_TASK TO CARRY OUT:_ Each line from the one with "A host is configured" through the last line of the records must be output exactly, both ends included.

[Saved data entries]
########################################

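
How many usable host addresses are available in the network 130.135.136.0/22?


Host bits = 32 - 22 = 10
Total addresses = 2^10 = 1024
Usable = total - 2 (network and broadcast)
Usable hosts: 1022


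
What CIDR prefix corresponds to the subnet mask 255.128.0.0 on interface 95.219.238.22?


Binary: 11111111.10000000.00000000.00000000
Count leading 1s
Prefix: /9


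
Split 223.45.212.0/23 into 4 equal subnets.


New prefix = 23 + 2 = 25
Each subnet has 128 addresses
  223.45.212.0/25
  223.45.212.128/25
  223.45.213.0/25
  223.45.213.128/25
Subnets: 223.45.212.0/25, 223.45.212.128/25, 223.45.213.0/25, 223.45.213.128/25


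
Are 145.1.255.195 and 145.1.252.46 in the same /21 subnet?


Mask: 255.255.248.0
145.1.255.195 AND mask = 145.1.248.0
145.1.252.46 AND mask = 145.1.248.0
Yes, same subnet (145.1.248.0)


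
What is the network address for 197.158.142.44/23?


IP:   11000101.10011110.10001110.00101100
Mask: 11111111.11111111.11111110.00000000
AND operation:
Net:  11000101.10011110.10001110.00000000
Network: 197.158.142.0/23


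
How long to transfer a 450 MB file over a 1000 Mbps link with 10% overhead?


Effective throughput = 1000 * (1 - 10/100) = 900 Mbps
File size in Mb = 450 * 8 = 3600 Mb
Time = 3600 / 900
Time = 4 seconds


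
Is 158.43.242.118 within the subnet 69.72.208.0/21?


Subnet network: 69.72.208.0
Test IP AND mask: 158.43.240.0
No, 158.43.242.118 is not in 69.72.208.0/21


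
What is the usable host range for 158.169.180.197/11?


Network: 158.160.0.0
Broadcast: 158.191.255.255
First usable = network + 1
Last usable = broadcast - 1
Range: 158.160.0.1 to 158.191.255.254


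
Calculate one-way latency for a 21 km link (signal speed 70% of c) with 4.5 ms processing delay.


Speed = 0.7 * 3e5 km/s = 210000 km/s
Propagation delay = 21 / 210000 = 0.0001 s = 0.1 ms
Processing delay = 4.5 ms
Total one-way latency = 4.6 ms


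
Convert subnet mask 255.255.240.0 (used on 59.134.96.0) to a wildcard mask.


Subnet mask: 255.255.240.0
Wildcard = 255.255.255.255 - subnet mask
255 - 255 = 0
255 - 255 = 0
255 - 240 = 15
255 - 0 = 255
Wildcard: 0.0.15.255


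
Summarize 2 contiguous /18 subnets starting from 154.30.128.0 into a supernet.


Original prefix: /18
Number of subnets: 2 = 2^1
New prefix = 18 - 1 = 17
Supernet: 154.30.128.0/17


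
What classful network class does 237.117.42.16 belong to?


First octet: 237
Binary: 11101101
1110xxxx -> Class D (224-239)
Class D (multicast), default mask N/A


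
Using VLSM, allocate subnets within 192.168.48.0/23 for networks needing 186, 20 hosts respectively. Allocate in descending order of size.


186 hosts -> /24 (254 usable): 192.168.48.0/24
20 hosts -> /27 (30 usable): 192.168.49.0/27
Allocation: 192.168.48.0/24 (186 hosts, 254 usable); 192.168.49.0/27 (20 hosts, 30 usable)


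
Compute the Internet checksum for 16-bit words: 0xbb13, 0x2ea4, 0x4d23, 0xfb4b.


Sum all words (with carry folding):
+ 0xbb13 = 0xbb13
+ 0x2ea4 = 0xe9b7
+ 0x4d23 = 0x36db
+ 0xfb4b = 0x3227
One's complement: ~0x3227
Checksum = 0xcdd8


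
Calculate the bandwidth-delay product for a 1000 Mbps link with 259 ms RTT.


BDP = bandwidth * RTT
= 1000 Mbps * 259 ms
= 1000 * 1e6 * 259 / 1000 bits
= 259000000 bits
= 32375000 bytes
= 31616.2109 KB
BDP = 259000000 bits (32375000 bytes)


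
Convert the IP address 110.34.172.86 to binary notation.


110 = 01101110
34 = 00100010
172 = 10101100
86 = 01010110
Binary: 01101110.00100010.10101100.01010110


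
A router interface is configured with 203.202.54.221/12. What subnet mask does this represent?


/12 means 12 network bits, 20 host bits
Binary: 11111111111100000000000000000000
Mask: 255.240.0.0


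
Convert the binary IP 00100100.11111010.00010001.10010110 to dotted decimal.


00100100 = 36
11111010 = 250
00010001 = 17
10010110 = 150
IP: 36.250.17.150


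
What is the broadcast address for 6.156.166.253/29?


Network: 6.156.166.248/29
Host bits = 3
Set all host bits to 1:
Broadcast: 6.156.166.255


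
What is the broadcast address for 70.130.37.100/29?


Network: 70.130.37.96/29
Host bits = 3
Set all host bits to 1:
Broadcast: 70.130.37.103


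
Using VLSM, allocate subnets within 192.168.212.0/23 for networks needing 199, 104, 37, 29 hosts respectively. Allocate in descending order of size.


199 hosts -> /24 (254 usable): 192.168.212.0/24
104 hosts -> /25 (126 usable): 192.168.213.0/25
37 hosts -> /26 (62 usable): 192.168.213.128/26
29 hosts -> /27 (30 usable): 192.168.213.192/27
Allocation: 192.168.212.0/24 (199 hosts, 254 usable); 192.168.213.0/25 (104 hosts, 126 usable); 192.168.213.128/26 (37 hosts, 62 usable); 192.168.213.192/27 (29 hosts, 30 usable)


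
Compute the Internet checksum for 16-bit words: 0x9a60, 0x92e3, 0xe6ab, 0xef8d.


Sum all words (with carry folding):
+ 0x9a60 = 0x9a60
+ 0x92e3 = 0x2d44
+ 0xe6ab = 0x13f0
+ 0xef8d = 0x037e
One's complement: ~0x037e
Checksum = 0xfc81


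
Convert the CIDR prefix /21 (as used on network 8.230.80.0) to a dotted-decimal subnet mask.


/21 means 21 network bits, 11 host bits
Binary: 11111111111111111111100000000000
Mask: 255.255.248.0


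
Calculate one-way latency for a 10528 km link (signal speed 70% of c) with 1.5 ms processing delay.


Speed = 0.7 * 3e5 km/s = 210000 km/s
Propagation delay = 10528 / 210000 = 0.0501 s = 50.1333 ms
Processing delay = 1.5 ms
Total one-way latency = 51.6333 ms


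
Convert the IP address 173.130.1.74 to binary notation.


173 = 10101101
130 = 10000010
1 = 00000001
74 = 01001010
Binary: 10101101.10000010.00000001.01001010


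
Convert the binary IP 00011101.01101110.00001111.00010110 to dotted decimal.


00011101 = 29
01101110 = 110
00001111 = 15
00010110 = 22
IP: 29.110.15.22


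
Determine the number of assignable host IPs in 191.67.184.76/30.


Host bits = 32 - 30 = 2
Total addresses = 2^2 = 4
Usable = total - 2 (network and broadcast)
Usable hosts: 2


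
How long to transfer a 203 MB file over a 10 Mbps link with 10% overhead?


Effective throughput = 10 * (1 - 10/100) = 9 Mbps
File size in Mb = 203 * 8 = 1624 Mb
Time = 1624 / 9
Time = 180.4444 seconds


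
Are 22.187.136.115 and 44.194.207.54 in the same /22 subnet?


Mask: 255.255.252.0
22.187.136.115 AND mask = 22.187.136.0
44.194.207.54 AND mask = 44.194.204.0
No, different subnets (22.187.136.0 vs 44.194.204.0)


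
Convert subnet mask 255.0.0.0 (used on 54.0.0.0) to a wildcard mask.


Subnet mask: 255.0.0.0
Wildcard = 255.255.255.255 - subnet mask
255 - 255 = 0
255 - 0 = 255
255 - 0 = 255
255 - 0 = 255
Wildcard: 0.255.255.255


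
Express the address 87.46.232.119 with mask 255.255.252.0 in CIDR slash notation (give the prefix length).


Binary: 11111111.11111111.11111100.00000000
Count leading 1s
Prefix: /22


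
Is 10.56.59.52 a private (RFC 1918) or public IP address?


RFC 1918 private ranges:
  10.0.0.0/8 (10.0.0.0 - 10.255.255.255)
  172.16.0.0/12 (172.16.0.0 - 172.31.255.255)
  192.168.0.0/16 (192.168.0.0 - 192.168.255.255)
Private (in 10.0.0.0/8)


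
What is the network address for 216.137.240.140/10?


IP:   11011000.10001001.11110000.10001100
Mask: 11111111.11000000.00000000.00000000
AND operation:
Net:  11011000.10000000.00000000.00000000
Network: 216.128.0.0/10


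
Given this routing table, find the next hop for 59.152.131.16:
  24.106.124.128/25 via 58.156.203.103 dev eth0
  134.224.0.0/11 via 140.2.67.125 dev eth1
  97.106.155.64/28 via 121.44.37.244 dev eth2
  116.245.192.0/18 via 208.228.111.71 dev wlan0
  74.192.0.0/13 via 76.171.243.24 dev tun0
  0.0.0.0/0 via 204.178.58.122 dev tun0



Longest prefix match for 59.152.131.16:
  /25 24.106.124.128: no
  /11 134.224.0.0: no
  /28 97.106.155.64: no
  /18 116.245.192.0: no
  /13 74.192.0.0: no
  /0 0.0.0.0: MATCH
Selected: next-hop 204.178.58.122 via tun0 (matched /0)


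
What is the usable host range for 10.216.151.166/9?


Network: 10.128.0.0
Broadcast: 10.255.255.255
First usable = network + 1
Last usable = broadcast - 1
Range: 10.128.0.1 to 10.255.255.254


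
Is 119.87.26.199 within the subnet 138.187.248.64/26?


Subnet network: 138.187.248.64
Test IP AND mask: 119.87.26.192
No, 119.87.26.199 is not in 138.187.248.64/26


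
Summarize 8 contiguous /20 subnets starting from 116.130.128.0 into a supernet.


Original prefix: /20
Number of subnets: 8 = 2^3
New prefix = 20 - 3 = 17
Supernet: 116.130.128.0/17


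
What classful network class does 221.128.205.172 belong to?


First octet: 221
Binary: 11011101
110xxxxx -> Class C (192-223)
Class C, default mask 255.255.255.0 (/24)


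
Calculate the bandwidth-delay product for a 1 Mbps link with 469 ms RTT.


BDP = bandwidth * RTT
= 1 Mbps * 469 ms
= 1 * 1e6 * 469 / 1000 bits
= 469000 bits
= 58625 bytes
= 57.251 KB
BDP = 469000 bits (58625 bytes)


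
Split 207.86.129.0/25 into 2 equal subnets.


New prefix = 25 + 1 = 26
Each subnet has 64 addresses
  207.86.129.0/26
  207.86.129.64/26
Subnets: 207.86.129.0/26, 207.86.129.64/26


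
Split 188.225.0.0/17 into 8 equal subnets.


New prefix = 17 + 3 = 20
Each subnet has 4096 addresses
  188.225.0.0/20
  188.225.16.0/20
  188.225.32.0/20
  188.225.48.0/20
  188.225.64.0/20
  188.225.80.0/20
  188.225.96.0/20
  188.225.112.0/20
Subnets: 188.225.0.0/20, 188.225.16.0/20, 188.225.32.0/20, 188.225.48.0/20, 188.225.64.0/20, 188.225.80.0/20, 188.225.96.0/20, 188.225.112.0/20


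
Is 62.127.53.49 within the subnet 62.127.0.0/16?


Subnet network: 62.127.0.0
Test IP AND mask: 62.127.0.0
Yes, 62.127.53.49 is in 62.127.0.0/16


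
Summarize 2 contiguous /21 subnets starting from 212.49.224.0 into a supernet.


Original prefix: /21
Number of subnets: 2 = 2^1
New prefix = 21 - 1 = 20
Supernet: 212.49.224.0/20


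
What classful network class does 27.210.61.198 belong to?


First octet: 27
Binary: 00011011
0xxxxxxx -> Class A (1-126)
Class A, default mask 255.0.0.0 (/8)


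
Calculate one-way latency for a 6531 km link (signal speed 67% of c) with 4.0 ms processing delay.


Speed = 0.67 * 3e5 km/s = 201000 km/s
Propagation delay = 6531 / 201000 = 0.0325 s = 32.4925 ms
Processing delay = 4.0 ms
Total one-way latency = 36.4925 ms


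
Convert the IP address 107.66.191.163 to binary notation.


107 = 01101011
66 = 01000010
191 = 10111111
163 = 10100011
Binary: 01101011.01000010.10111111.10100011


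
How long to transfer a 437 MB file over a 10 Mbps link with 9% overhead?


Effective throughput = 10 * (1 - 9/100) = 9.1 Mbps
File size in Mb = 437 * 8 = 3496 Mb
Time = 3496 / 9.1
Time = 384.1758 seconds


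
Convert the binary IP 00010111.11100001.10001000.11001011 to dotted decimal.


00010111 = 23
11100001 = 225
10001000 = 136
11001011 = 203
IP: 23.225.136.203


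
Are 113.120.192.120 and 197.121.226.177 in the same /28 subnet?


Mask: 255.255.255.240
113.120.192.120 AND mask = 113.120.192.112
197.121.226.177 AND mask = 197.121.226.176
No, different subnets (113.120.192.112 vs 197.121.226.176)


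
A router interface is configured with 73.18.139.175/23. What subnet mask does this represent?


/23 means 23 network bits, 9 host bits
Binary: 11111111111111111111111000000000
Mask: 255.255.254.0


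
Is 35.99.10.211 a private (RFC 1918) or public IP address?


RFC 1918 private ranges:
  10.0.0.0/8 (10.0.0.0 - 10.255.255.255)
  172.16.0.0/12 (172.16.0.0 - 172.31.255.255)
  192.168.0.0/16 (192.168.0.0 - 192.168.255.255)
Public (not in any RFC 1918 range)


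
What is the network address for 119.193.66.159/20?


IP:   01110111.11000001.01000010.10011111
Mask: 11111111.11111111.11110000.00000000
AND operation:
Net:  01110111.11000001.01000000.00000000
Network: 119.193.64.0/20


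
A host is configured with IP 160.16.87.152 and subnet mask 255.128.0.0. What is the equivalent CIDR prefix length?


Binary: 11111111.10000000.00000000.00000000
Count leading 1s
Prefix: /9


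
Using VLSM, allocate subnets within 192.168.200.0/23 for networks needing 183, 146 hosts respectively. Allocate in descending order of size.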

########################################

_ANSWER BOX:_
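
A host is configured with IP 160.16.87.152 and subnet mask 255.128.0.0. What is the equivalent CIDR prefix length?


Binary: 11111111.10000000.00000000.00000000
Count leading 1s
Prefix: /9


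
Using VLSM, allocate subnets within 192.168.200.0/23 for networks needing 183, 146 hosts respectively. Allocate in descending order of size.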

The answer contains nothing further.